══ Input for this task

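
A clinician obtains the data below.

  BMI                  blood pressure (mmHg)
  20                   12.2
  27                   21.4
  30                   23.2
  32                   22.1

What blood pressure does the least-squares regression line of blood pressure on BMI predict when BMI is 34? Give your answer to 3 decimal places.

25.841

n = 4, Σx = 109, Σy = 78.9, Σxy = 2225, Σx² = 3053
Sxx = Σx² − (Σx)²/n = 3053 − 2970.25 = 82.75
Sxy = Σxy − (Σx)(Σy)/n = 2225 − 2150.025 = 74.975
b = Sxy/Sxx = 74.975/82.75 = 0.906042
a = ȳ − b·x̄ = 19.725 − 0.906042·27.25 = -4.964653
ŷ(34) = a + b·34 = -4.964653 + 0.906042·34 = 25.840785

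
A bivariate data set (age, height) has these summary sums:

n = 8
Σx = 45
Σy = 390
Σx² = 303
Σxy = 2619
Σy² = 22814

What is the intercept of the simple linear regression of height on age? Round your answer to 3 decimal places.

Sxx = Σx² − (Σx)²/n = 303 − 253.125 = 49.875
Sxy = Σxy − (Σx)(Σy)/n = 2619 − 2193.75 = 425.25
b = Sxy/Sxx = 425.25/49.875 = 8.526316
a = ȳ − b·x̄ = 48.75 − 8.526316·5.625 = 0.789474

0.789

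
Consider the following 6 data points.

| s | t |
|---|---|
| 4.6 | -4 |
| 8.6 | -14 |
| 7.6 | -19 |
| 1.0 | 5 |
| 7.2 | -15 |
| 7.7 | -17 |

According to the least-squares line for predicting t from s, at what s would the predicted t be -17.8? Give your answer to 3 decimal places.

n = 6, Σx = 36.7, Σy = -64, Σxy = -517.1, Σx² = 265.01
Sxx = Σx² − (Σx)²/n = 265.01 − 224.481667 = 40.528333
Sxy = Σxy − (Σx)(Σy)/n = -517.1 − (-391.466667) = -125.633333
b = Sxy/Sxx = -125.633333/40.528333 = -3.099889
a = ȳ − b·x̄ = -10.666667 − (-3.099889)·6.116667 = 8.294321
Set a + b·x = -17.8: x = (-17.8 − 8.294321) / (-3.099889) = 8.417824

8.418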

════

> **Task requirements**
All of the records need to be transcribed exactly.

> **Task solution**
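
A clinician obtains the data below.

  BMI                  blood pressure (mmHg)
  20                   12.2
  27                   21.4
  30                   23.2
  32                   22.1

What blood pressure does the least-squares regression line of blood pressure on BMI predict when BMI is 34? Give your answer to 3 decimal places.

25.841

n = 4, Σx = 109, Σy = 78.9, Σxy = 2225, Σx² = 3053
Sxx = Σx² − (Σx)²/n = 3053 − 2970.25 = 82.75
Sxy = Σxy − (Σx)(Σy)/n = 2225 − 2150.025 = 74.975
b = Sxy/Sxx = 74.975/82.75 = 0.906042
a = ȳ − b·x̄ = 19.725 − 0.906042·27.25 = -4.964653
ŷ(34) = a + b·34 = -4.964653 + 0.906042·34 = 25.840785

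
A bivariate data set (age, height) has these summary sums:

n = 8
Σx = 45
Σy = 390
Σx² = 303
Σxy = 2619
Σy² = 22814

What is the intercept of the simple linear regression of height on age? Round your answer to 3 decimal places.

Sxx = Σx² − (Σx)²/n = 303 − 253.125 = 49.875
Sxy = Σxy − (Σx)(Σy)/n = 2619 − 2193.75 = 425.25
b = Sxy/Sxx = 425.25/49.875 = 8.526316
a = ȳ − b·x̄ = 48.75 − 8.526316·5.625 = 0.789474

0.789

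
Consider the following 6 data points.

| s | t |
|---|---|
| 4.6 | -4 |
| 8.6 | -14 |
| 7.6 | -19 |
| 1.0 | 5 |
| 7.2 | -15 |
| 7.7 | -17 |

According to the least-squares line for predicting t from s, at what s would the predicted t be -17.8? Give your answer to 3 decimal places.

n = 6, Σx = 36.7, Σy = -64, Σxy = -517.1, Σx² = 265.01
Sxx = Σx² − (Σx)²/n = 265.01 − 224.481667 = 40.528333
Sxy = Σxy − (Σx)(Σy)/n = -517.1 − (-391.466667) = -125.633333
b = Sxy/Sxx = -125.633333/40.528333 = -3.099889
a = ȳ − b·x̄ = -10.666667 − (-3.099889)·6.116667 = 8.294321
Set a + b·x = -17.8: x = (-17.8 − 8.294321) / (-3.099889) = 8.417824

8.418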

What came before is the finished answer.